▸ **Task brief**
Each entry that follows should be retyped exactly.

▸ **Records for processing**
Content starts

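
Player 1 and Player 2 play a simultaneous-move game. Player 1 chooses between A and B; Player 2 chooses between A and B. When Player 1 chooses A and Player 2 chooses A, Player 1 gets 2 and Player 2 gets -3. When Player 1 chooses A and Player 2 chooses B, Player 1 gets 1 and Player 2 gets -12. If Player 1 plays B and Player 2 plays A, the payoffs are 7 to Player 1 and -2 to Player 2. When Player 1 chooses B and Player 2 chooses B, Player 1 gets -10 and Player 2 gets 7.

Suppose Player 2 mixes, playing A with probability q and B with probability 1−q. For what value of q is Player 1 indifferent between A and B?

q = 11/16

Player 1's indifference between A and B determines Player 2's mixing probability q:
  Player 1's payoff from A: q·2 + (1−q)·1 = q + 1
  Player 1's payoff from B: q·7 + (1−q)·(-10) = 17q - 10
  q + 1 = 17q - 10  ⇒  -16q = -11  ⇒  q = 11/16.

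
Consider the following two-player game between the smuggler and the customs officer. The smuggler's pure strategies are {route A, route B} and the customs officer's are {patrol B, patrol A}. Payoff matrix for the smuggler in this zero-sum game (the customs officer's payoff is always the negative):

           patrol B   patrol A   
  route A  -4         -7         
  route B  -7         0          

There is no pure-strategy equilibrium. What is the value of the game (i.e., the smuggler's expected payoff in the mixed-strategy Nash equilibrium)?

v = -49/10

The customs officer's mix must leave the smuggler indifferent between route A and route B.
  the smuggler's expected payoff from route A: q·(-4) + (1−q)·(-7) = 3q - 7
  the smuggler's expected payoff from route B: q·(-7) + (1−q)·0 = -7q
  3q - 7 = -7q  ⇒  10q = 7  ⇒  q = 7/10.
The value is the smuggler's expected payoff against this mix (using route A): (7/10)·(-4) + (3/10)·(-7) = -49/10.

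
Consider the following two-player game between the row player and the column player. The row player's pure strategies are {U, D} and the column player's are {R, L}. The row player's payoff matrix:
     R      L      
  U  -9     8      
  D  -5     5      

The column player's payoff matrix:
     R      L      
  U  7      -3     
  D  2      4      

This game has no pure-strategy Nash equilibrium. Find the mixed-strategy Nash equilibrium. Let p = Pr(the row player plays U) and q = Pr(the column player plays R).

p = 1/6, q = 3/7

The row player's mix must leave the column player indifferent between R and L.
  the column player's payoff to R: p·7 + (1−p)·2 = 5p + 2
  the column player's payoff to L: p·(-3) + (1−p)·4 = -7p + 4
  5p + 2 = -7p + 4  ⇒  12p = 2  ⇒  p = 1/6.
The row player's indifference between U and D determines the column player's mixing probability q:
  the row player's payoff to U: q·(-9) + (1−q)·8 = -17q + 8
  the row player's payoff to D: q·(-5) + (1−q)·5 = -10q + 5
  -17q + 8 = -10q + 5  ⇒  -7q = -3  ⇒  q = 3/7.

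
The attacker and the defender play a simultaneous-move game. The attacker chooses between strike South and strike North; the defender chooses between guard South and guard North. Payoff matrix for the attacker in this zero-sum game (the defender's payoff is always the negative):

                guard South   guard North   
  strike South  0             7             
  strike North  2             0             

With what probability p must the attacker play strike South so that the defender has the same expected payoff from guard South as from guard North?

Set the defender's expected payoff from guard South equal to that from guard North:
  the defender's payoff to guard South: p·0 + (1−p)·(-2) = 2p - 2
  the defender's payoff to guard North: p·(-7) + (1−p)·0 = -7p
  2p - 2 = -7p  ⇒  9p = 2  ⇒  p = 2/9.

p = 2/9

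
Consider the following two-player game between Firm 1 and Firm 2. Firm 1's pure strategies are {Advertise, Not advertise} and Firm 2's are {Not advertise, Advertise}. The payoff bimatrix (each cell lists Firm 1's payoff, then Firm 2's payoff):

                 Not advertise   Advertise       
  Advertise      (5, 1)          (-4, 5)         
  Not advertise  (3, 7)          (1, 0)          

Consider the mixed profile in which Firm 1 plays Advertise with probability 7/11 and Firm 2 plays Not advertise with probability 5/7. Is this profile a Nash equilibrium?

Check Firm 2's indifference given Firm 1's mix p = 7/11:
  payoff from Not advertise = 35/11; payoff from Advertise = 35/11 — equal.
Check Firm 1's indifference given Firm 2's mix q = 5/7:
  payoff from Advertise = 17/7; payoff from Not advertise = 17/7 — equal.
Both players are indifferent, so neither can profitably deviate.

Yes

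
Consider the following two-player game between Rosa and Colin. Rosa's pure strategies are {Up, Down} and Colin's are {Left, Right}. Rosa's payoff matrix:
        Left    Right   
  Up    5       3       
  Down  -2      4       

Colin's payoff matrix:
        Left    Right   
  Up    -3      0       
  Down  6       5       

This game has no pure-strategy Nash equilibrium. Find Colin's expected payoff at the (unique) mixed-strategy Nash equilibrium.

Rosa's mix must leave Colin indifferent between Left and Right.
  Colin's payoff to Left: p·(-3) + (1−p)·6 = -9p + 6
  Colin's payoff to Right: p·0 + (1−p)·5 = -5p + 5
  -9p + 6 = -5p + 5  ⇒  -4p = -1  ⇒  p = 1/4.
At equilibrium Colin is indifferent across columns, so Colin's payoff equals the payoff from Left: (1/4)·(-3) + (3/4)·6 = 15/4.

15/4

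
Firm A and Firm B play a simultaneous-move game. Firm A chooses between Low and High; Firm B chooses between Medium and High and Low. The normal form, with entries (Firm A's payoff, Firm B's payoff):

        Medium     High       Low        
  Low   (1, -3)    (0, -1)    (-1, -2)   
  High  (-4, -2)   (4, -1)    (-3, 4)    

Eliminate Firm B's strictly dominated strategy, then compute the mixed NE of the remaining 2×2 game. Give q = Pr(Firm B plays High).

q = 1/3

Firm B's strategy Medium is strictly dominated by High: -1 > -3 and -1 > -2. Eliminate Medium.
Firm B's mix must leave Firm A indifferent between Low and High.
  Firm A's payoff from Low: q·0 + (1−q)·(-1) = q - 1
  Firm A's payoff from High: q·4 + (1−q)·(-3) = 7q - 3
  q - 1 = 7q - 3  ⇒  -6q = -2  ⇒  q = 1/3.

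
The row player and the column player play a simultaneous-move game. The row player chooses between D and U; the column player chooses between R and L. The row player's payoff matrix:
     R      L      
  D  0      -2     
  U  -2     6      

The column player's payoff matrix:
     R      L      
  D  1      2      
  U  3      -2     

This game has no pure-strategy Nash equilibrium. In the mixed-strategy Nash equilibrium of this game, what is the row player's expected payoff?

-2/5

The row player's indifference between D and U determines the column player's mixing probability q:
  the row player's payoff from D: q·0 + (1−q)·(-2) = 2q - 2
  the row player's payoff from U: q·(-2) + (1−q)·6 = -8q + 6
  2q - 2 = -8q + 6  ⇒  10q = 8  ⇒  q = 4/5.
At equilibrium the row player is indifferent across rows, so the row player's payoff equals the payoff from D: (4/5)·0 + (1/5)·(-2) = -2/5.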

Content ends

▸ **Solution to this problem**
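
Player 1 and Player 2 play a simultaneous-move game. Player 1 chooses between A and B; Player 2 chooses between A and B. When Player 1 chooses A and Player 2 chooses A, Player 1 gets 2 and Player 2 gets -3. When Player 1 chooses A and Player 2 chooses B, Player 1 gets 1 and Player 2 gets -12. If Player 1 plays B and Player 2 plays A, the payoffs are 7 to Player 1 and -2 to Player 2. When Player 1 chooses B and Player 2 chooses B, Player 1 gets -10 and Player 2 gets 7.

Suppose Player 2 mixes, playing A with probability q and B with probability 1−q. For what value of q is Player 1 indifferent between A and B?

q = 11/16

Player 1's indifference between A and B determines Player 2's mixing probability q:
  Player 1's payoff from A: q·2 + (1−q)·1 = q + 1
  Player 1's payoff from B: q·7 + (1−q)·(-10) = 17q - 10
  q + 1 = 17q - 10  ⇒  -16q = -11  ⇒  q = 11/16.

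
Consider the following two-player game between the smuggler and the customs officer. The smuggler's pure strategies are {route A, route B} and the customs officer's are {patrol B, patrol A}. Payoff matrix for the smuggler in this zero-sum game (the customs officer's payoff is always the negative):

           patrol B   patrol A   
  route A  -4         -7         
  route B  -7         0          

There is no pure-strategy equilibrium. What is the value of the game (i.e., the smuggler's expected payoff in the mixed-strategy Nash equilibrium)?

v = -49/10

The customs officer's mix must leave the smuggler indifferent between route A and route B.
  the smuggler's expected payoff from route A: q·(-4) + (1−q)·(-7) = 3q - 7
  the smuggler's expected payoff from route B: q·(-7) + (1−q)·0 = -7q
  3q - 7 = -7q  ⇒  10q = 7  ⇒  q = 7/10.
The value is the smuggler's expected payoff against this mix (using route A): (7/10)·(-4) + (3/10)·(-7) = -49/10.

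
Consider the following two-player game between the row player and the column player. The row player's pure strategies are {U, D} and the column player's are {R, L}. The row player's payoff matrix:
     R      L      
  U  -9     8      
  D  -5     5      

The column player's payoff matrix:
     R      L      
  U  7      -3     
  D  2      4      

This game has no pure-strategy Nash equilibrium. Find the mixed-strategy Nash equilibrium. Let p = Pr(the row player plays U) and q = Pr(the column player plays R).

p = 1/6, q = 3/7

The row player's mix must leave the column player indifferent between R and L.
  the column player's payoff to R: p·7 + (1−p)·2 = 5p + 2
  the column player's payoff to L: p·(-3) + (1−p)·4 = -7p + 4
  5p + 2 = -7p + 4  ⇒  12p = 2  ⇒  p = 1/6.
The row player's indifference between U and D determines the column player's mixing probability q:
  the row player's payoff to U: q·(-9) + (1−q)·8 = -17q + 8
  the row player's payoff to D: q·(-5) + (1−q)·5 = -10q + 5
  -17q + 8 = -10q + 5  ⇒  -7q = -3  ⇒  q = 3/7.

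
The attacker and the defender play a simultaneous-move game. The attacker chooses between strike South and strike North; the defender chooses between guard South and guard North. Payoff matrix for the attacker in this zero-sum game (the defender's payoff is always the negative):

                guard South   guard North   
  strike South  0             7             
  strike North  2             0             

With what probability p must the attacker play strike South so that the defender has the same expected payoff from guard South as from guard North?

Set the defender's expected payoff from guard South equal to that from guard North:
  the defender's payoff to guard South: p·0 + (1−p)·(-2) = 2p - 2
  the defender's payoff to guard North: p·(-7) + (1−p)·0 = -7p
  2p - 2 = -7p  ⇒  9p = 2  ⇒  p = 2/9.

p = 2/9

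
Consider the following two-player game between Firm 1 and Firm 2. Firm 1's pure strategies are {Advertise, Not advertise} and Firm 2's are {Not advertise, Advertise}. The payoff bimatrix (each cell lists Firm 1's payoff, then Firm 2's payoff):

                 Not advertise   Advertise       
  Advertise      (5, 1)          (-4, 5)         
  Not advertise  (3, 7)          (1, 0)          

Consider the mixed profile in which Firm 1 plays Advertise with probability 7/11 and Firm 2 plays Not advertise with probability 5/7. Is this profile a Nash equilibrium?

Check Firm 2's indifference given Firm 1's mix p = 7/11:
  payoff from Not advertise = 35/11; payoff from Advertise = 35/11 — equal.
Check Firm 1's indifference given Firm 2's mix q = 5/7:
  payoff from Advertise = 17/7; payoff from Not advertise = 17/7 — equal.
Both players are indifferent, so neither can profitably deviate.

Yes

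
Consider the following two-player game between Rosa and Colin. Rosa's pure strategies are {Up, Down} and Colin's are {Left, Right}. Rosa's payoff matrix:
        Left    Right   
  Up    5       3       
  Down  -2      4       

Colin's payoff matrix:
        Left    Right   
  Up    -3      0       
  Down  6       5       

This game has no pure-strategy Nash equilibrium. Find Colin's expected payoff at the (unique) mixed-strategy Nash equilibrium.

Rosa's mix must leave Colin indifferent between Left and Right.
  Colin's payoff to Left: p·(-3) + (1−p)·6 = -9p + 6
  Colin's payoff to Right: p·0 + (1−p)·5 = -5p + 5
  -9p + 6 = -5p + 5  ⇒  -4p = -1  ⇒  p = 1/4.
At equilibrium Colin is indifferent across columns, so Colin's payoff equals the payoff from Left: (1/4)·(-3) + (3/4)·6 = 15/4.

15/4

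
Firm A and Firm B play a simultaneous-move game. Firm A chooses between Low and High; Firm B chooses between Medium and High and Low. The normal form, with entries (Firm A's payoff, Firm B's payoff):

        Medium     High       Low        
  Low   (1, -3)    (0, -1)    (-1, -2)   
  High  (-4, -2)   (4, -1)    (-3, 4)    

Eliminate Firm B's strictly dominated strategy, then compute the mixed NE of the remaining 2×2 game. Give q = Pr(Firm B plays High).

q = 1/3

Firm B's strategy Medium is strictly dominated by High: -1 > -3 and -1 > -2. Eliminate Medium.
Firm B's mix must leave Firm A indifferent between Low and High.
  Firm A's payoff from Low: q·0 + (1−q)·(-1) = q - 1
  Firm A's payoff from High: q·4 + (1−q)·(-3) = 7q - 3
  q - 1 = 7q - 3  ⇒  -6q = -2  ⇒  q = 1/3.

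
The row player and the column player play a simultaneous-move game. The row player chooses between D and U; the column player chooses between R and L. The row player's payoff matrix:
     R      L      
  D  0      -2     
  U  -2     6      

The column player's payoff matrix:
     R      L      
  D  1      2      
  U  3      -2     

This game has no pure-strategy Nash equilibrium. In the mixed-strategy Nash equilibrium of this game, what is the row player's expected payoff?

-2/5

The row player's indifference between D and U determines the column player's mixing probability q:
  the row player's payoff from D: q·0 + (1−q)·(-2) = 2q - 2
  the row player's payoff from U: q·(-2) + (1−q)·6 = -8q + 6
  2q - 2 = -8q + 6  ⇒  10q = 8  ⇒  q = 4/5.
At equilibrium the row player is indifferent across rows, so the row player's payoff equals the payoff from D: (4/5)·0 + (1/5)·(-2) = -2/5.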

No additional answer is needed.